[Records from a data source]
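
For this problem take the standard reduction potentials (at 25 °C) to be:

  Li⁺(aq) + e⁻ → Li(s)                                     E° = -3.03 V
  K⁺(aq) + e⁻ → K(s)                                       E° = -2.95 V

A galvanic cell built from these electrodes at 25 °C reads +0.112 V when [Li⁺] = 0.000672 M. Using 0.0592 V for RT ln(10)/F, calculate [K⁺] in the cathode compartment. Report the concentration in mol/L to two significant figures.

K⁺/K is the cathode, Li⁺/Li the anode: E°cell = +0.08 V, n = 1.
Overall reaction: K⁺(aq) + Li(s) → K(s) + Li⁺(aq); Q = [Li⁺]^1/[K⁺]^1.
From E = E° − (0.0592/n) log Q: log Q = (E° − E)·n/0.0592 = (+0.08 − (+0.112))·1/0.0592 = -0.5405.
So 1·log[K⁺] = 1·log(0.000672) − log Q = -3.1726 − (-0.5405) = -2.6321; [K⁺] = 10^(-2.6321) ≈ 0.0023 M.

0.0023 M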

▶ [YOUR TASK] All records are to be retyped exactly. None may be omitted.

▶ [RESPONSE BOX]
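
For this problem take the standard reduction potentials (at 25 °C) to be:

  Li⁺(aq) + e⁻ → Li(s)                                     E° = -3.03 V
  K⁺(aq) + e⁻ → K(s)                                       E° = -2.95 V

A galvanic cell built from these electrodes at 25 °C reads +0.112 V when [Li⁺] = 0.000672 M. Using 0.0592 V for RT ln(10)/F, calculate [K⁺] in the cathode compartment. Report the concentration in mol/L to two significant figures.

K⁺/K is the cathode, Li⁺/Li the anode: E°cell = +0.08 V, n = 1.
Overall reaction: K⁺(aq) + Li(s) → K(s) + Li⁺(aq); Q = [Li⁺]^1/[K⁺]^1.
From E = E° − (0.0592/n) log Q: log Q = (E° − E)·n/0.0592 = (+0.08 − (+0.112))·1/0.0592 = -0.5405.
So 1·log[K⁺] = 1·log(0.000672) − log Q = -3.1726 − (-0.5405) = -2.6321; [K⁺] = 10^(-2.6321) ≈ 0.0023 M.

0.0023 M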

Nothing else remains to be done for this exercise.